# [WORK REQUIRED]
Give back the entries verbatim.

# [PROVIDED DATA]
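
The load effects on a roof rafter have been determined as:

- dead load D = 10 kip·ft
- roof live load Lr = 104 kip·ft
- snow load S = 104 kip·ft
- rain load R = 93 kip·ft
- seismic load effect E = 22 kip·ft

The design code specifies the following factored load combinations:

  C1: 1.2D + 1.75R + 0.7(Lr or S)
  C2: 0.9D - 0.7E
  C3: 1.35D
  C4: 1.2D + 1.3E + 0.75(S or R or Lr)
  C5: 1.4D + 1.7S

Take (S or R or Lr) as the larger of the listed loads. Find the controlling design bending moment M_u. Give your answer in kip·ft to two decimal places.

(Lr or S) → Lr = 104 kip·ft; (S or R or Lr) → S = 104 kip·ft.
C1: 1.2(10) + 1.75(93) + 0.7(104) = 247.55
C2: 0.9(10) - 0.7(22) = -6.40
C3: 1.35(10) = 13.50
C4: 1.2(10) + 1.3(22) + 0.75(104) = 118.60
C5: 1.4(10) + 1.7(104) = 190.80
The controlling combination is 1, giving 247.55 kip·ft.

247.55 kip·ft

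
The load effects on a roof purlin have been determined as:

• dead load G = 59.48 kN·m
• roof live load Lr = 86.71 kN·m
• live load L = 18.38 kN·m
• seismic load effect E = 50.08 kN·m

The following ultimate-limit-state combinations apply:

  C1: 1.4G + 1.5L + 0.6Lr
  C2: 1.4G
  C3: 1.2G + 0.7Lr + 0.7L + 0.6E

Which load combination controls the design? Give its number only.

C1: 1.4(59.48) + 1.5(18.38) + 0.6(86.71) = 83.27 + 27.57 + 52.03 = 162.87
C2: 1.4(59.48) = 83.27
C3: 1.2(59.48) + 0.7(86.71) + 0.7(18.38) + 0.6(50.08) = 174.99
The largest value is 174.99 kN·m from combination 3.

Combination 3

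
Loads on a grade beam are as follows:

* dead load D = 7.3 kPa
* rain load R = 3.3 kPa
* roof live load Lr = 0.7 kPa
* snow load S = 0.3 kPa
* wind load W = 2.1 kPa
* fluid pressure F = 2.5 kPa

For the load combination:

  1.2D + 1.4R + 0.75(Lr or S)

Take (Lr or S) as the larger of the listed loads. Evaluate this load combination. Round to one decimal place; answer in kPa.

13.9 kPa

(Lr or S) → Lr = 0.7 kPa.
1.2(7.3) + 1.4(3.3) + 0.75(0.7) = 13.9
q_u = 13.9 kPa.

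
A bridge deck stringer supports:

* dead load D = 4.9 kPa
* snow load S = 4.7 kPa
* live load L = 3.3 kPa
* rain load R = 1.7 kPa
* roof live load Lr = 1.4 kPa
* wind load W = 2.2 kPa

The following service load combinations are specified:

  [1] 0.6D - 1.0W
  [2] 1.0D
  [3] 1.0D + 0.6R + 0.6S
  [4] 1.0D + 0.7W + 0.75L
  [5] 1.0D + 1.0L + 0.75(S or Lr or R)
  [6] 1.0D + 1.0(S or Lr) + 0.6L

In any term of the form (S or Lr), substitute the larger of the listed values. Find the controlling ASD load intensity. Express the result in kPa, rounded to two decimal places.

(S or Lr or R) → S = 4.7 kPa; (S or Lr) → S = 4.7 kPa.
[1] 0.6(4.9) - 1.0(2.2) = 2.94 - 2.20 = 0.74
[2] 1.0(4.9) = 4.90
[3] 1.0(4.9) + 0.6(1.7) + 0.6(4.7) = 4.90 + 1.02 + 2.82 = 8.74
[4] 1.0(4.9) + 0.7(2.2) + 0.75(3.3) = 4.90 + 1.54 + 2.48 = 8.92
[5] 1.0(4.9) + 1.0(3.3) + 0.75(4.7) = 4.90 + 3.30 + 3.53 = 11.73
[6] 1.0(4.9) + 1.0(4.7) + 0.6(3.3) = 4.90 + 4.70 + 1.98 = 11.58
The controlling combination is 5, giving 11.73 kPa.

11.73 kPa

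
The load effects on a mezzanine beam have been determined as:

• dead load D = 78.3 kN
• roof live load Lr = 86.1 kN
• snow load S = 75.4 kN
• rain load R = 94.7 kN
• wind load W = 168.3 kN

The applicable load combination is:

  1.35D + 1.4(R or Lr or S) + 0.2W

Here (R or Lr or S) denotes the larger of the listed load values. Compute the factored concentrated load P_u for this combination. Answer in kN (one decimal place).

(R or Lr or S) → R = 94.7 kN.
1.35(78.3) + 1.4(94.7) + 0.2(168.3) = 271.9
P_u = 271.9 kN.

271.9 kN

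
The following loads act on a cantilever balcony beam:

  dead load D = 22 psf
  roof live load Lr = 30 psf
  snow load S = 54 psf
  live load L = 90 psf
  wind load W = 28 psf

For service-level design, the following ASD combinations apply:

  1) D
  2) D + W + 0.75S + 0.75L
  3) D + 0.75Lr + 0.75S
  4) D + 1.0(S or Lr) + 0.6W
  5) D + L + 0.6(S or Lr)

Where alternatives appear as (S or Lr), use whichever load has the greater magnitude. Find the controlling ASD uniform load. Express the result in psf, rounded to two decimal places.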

# [OUTPUT BELOW]
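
The load effects on a roof rafter have been determined as:

- dead load D = 10 kip·ft
- roof live load Lr = 104 kip·ft
- snow load S = 104 kip·ft
- rain load R = 93 kip·ft
- seismic load effect E = 22 kip·ft

The design code specifies the following factored load combinations:

  C1: 1.2D + 1.75R + 0.7(Lr or S)
  C2: 0.9D - 0.7E
  C3: 1.35D
  C4: 1.2D + 1.3E + 0.75(S or R or Lr)
  C5: 1.4D + 1.7S

Take (S or R or Lr) as the larger of the listed loads. Find the controlling design bending moment M_u. Give your answer in kip·ft to two decimal places.

(Lr or S) → Lr = 104 kip·ft; (S or R or Lr) → S = 104 kip·ft.
C1: 1.2(10) + 1.75(93) + 0.7(104) = 247.55
C2: 0.9(10) - 0.7(22) = -6.40
C3: 1.35(10) = 13.50
C4: 1.2(10) + 1.3(22) + 0.75(104) = 118.60
C5: 1.4(10) + 1.7(104) = 190.80
The controlling combination is 1, giving 247.55 kip·ft.

247.55 kip·ft

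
The load effects on a roof purlin have been determined as:

• dead load G = 59.48 kN·m
• roof live load Lr = 86.71 kN·m
• live load L = 18.38 kN·m
• seismic load effect E = 50.08 kN·m

The following ultimate-limit-state combinations apply:

  C1: 1.4G + 1.5L + 0.6Lr
  C2: 1.4G
  C3: 1.2G + 0.7Lr + 0.7L + 0.6E

Which load combination controls the design? Give its number only.

C1: 1.4(59.48) + 1.5(18.38) + 0.6(86.71) = 83.27 + 27.57 + 52.03 = 162.87
C2: 1.4(59.48) = 83.27
C3: 1.2(59.48) + 0.7(86.71) + 0.7(18.38) + 0.6(50.08) = 174.99
The largest value is 174.99 kN·m from combination 3.

Combination 3

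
Loads on a grade beam are as follows:

* dead load D = 7.3 kPa
* rain load R = 3.3 kPa
* roof live load Lr = 0.7 kPa
* snow load S = 0.3 kPa
* wind load W = 2.1 kPa
* fluid pressure F = 2.5 kPa

For the load combination:

  1.2D + 1.4R + 0.75(Lr or S)

Take (Lr or S) as the larger of the listed loads. Evaluate this load combination. Round to one decimal place; answer in kPa.

13.9 kPa

(Lr or S) → Lr = 0.7 kPa.
1.2(7.3) + 1.4(3.3) + 0.75(0.7) = 13.9
q_u = 13.9 kPa.

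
A bridge deck stringer supports:

* dead load D = 4.9 kPa
* snow load S = 4.7 kPa
* live load L = 3.3 kPa
* rain load R = 1.7 kPa
* roof live load Lr = 1.4 kPa
* wind load W = 2.2 kPa

The following service load combinations are specified:

  [1] 0.6D - 1.0W
  [2] 1.0D
  [3] 1.0D + 0.6R + 0.6S
  [4] 1.0D + 0.7W + 0.75L
  [5] 1.0D + 1.0L + 0.75(S or Lr or R)
  [6] 1.0D + 1.0(S or Lr) + 0.6L

In any term of the form (S or Lr), substitute the larger of the listed values. Find the controlling ASD load intensity. Express the result in kPa, rounded to two decimal places.

(S or Lr or R) → S = 4.7 kPa; (S or Lr) → S = 4.7 kPa.
[1] 0.6(4.9) - 1.0(2.2) = 2.94 - 2.20 = 0.74
[2] 1.0(4.9) = 4.90
[3] 1.0(4.9) + 0.6(1.7) + 0.6(4.7) = 4.90 + 1.02 + 2.82 = 8.74
[4] 1.0(4.9) + 0.7(2.2) + 0.75(3.3) = 4.90 + 1.54 + 2.48 = 8.92
[5] 1.0(4.9) + 1.0(3.3) + 0.75(4.7) = 4.90 + 3.30 + 3.53 = 11.73
[6] 1.0(4.9) + 1.0(4.7) + 0.6(3.3) = 4.90 + 4.70 + 1.98 = 11.58
The controlling combination is 5, giving 11.73 kPa.

11.73 kPa

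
The load effects on a mezzanine beam have been determined as:

• dead load D = 78.3 kN
• roof live load Lr = 86.1 kN
• snow load S = 75.4 kN
• rain load R = 94.7 kN
• wind load W = 168.3 kN

The applicable load combination is:

  1.35D + 1.4(R or Lr or S) + 0.2W

Here (R or Lr or S) denotes the larger of the listed load values. Compute the factored concentrated load P_u for this combination. Answer in kN (one decimal place).

(R or Lr or S) → R = 94.7 kN.
1.35(78.3) + 1.4(94.7) + 0.2(168.3) = 271.9
P_u = 271.9 kN.

271.9 kN

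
The following loads act on a cantilever balcony beam:

  dead load D = 22 psf
  roof live load Lr = 30 psf
  snow load S = 54 psf
  live load L = 90 psf
  wind load W = 28 psf

For service-level design, the following ASD combinations apply:

  1) D
  2) D + W + 0.75S + 0.75L
  3) D + 0.75Lr + 0.75S
  4) D + 1.0(S or Lr) + 0.6W
  5) D + L + 0.6(S or Lr)

Where alternatives appear as (S or Lr), use whichever load has the greater magnitude. Find the controlling ASD uniform load. Express the result in psf, rounded to two decimal places.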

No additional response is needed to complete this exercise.